Segment Start: Information given

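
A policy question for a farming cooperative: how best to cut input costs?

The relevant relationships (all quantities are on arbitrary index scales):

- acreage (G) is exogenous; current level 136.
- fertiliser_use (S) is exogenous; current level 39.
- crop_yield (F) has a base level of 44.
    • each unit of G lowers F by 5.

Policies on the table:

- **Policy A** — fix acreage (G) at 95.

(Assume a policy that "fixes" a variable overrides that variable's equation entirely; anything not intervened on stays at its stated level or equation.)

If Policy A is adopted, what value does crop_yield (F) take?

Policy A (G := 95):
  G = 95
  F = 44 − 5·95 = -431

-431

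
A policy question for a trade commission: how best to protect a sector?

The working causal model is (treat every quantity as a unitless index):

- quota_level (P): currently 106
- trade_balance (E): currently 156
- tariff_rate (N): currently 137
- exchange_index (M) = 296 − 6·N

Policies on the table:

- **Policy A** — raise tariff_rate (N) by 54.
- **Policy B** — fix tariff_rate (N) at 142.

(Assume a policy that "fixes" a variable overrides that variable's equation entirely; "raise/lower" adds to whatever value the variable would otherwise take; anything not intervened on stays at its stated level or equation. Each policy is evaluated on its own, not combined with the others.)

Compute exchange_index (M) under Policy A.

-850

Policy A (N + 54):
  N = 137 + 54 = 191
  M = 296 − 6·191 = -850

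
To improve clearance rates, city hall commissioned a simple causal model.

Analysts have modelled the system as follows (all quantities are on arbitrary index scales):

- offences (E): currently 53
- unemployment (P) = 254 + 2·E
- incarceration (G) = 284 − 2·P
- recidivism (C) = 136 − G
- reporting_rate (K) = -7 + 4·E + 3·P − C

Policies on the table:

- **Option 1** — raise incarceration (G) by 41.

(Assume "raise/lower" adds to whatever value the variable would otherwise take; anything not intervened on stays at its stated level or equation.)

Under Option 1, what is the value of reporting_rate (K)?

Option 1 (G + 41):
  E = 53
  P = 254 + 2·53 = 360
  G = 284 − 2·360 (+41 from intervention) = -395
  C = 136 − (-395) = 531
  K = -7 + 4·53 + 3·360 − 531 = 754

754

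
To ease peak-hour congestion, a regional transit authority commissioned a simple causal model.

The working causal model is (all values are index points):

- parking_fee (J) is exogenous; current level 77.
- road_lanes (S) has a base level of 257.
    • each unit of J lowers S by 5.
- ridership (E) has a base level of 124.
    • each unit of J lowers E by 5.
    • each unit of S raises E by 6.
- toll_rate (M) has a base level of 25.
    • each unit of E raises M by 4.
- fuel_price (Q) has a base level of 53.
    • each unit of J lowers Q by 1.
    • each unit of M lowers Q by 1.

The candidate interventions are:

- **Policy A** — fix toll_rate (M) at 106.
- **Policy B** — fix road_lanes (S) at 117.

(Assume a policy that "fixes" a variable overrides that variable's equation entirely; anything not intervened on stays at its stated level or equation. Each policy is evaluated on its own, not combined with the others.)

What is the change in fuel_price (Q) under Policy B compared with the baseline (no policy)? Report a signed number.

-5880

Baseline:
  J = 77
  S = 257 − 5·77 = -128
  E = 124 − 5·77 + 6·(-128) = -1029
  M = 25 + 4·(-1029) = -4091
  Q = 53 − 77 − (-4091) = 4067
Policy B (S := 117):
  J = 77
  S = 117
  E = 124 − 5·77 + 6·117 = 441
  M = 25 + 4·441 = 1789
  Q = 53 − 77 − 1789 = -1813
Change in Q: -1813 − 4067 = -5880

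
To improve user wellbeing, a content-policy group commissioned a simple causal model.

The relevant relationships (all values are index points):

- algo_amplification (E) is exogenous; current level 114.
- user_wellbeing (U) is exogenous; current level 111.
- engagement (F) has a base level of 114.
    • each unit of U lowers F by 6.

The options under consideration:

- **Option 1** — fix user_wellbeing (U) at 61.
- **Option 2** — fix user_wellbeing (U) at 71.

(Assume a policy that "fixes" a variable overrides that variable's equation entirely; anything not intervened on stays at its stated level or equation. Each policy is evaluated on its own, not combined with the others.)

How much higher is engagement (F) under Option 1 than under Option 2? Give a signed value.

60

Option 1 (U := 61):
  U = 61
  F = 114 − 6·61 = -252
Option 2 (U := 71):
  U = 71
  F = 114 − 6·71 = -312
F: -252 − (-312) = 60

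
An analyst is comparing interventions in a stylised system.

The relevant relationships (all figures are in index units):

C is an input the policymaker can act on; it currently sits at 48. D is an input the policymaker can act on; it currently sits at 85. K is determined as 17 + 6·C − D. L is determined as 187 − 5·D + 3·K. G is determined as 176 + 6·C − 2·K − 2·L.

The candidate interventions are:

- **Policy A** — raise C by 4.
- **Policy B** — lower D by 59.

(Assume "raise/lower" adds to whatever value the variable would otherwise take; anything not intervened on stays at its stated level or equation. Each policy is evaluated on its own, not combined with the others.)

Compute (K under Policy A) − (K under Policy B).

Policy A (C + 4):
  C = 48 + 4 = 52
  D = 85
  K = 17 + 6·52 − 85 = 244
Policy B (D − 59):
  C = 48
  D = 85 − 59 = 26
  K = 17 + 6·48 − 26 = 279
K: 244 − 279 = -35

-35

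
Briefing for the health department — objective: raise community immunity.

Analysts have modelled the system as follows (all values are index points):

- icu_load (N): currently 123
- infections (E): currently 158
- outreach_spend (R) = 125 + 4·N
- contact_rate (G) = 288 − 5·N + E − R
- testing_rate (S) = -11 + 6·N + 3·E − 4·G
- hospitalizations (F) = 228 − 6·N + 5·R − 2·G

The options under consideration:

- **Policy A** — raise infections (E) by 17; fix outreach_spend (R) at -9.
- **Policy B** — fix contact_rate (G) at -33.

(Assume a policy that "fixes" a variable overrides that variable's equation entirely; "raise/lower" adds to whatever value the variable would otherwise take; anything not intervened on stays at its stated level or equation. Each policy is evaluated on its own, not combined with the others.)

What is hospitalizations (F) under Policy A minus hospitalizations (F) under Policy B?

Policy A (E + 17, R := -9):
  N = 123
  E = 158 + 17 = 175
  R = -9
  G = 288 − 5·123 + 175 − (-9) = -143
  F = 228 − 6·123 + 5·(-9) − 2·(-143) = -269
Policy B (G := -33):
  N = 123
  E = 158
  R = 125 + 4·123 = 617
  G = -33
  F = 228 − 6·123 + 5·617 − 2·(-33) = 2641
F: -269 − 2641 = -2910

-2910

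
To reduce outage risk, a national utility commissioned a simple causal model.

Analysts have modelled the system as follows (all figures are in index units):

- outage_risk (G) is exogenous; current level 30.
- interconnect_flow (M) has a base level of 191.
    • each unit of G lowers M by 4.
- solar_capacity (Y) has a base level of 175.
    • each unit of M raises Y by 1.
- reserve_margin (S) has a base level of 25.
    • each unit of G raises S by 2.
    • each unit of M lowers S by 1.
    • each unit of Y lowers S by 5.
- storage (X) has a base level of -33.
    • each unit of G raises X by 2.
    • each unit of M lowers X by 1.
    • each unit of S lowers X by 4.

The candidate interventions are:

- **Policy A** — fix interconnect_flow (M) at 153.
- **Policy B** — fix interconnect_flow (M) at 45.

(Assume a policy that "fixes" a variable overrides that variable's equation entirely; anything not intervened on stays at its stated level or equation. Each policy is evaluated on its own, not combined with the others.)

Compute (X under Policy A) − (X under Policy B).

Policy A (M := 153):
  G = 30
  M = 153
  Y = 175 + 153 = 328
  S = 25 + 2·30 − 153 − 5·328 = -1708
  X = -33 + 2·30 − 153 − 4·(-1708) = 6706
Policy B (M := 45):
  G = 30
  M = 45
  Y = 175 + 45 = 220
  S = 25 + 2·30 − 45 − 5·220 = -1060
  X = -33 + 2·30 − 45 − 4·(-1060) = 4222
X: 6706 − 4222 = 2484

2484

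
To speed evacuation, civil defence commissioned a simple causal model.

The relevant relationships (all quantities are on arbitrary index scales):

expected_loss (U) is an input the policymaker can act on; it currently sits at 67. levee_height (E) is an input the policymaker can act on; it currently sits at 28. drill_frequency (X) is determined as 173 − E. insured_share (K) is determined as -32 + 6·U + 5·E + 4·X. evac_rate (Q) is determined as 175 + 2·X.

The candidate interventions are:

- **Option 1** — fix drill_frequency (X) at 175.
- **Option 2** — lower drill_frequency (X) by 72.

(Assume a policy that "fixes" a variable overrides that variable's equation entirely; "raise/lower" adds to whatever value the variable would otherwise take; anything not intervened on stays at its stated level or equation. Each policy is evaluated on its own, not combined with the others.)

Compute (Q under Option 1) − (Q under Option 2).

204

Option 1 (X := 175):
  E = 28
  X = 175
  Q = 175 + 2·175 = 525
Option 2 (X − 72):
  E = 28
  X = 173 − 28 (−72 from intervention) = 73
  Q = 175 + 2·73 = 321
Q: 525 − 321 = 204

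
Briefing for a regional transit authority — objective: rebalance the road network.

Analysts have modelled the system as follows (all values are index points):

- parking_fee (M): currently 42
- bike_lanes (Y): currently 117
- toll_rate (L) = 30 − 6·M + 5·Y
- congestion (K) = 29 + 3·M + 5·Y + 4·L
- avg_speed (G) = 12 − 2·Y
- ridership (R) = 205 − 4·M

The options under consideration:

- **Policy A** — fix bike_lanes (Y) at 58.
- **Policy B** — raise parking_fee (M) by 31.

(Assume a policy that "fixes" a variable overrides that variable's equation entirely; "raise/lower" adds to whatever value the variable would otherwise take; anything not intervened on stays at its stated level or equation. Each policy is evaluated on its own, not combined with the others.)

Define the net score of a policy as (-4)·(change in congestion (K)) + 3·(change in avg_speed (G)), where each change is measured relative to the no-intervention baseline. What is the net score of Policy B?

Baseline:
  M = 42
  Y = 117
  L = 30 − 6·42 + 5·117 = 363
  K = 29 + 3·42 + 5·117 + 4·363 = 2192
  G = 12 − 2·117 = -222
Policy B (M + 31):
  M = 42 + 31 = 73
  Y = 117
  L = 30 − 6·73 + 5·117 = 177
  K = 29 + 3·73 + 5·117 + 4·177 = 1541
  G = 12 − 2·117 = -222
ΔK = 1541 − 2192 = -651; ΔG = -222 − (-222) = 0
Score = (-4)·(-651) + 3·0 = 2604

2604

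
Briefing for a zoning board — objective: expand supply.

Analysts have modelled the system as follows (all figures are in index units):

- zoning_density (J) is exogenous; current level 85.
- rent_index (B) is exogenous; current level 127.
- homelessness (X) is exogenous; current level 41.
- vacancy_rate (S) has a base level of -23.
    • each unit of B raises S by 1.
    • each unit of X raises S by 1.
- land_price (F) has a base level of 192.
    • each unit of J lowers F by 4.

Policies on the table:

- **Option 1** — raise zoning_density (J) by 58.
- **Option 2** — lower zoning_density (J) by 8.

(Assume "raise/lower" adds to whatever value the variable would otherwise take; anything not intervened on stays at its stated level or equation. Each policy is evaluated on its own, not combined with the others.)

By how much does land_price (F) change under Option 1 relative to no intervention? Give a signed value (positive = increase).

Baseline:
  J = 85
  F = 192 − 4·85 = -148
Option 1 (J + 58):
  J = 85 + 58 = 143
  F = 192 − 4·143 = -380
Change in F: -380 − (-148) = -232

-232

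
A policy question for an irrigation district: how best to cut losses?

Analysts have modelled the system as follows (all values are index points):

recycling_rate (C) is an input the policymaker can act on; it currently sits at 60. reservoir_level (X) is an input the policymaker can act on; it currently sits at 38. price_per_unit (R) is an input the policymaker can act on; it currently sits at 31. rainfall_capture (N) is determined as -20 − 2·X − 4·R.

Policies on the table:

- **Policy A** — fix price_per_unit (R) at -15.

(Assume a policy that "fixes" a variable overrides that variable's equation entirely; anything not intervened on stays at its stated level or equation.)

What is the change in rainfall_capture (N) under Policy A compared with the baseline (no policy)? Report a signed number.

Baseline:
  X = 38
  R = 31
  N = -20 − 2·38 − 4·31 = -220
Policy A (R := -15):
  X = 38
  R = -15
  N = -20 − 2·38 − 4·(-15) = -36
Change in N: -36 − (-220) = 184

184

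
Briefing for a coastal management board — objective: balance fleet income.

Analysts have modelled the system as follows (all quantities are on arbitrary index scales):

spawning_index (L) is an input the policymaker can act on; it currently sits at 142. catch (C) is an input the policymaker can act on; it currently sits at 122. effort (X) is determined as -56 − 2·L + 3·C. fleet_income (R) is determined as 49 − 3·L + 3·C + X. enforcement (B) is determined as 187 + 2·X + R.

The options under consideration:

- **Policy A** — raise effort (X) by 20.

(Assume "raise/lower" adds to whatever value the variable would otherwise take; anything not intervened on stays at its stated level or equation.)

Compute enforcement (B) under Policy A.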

Segment End: Information given

**Work instructions:** Find the string "raises" in the lines above and count those lines. Give only that count.

**The completed task:** 7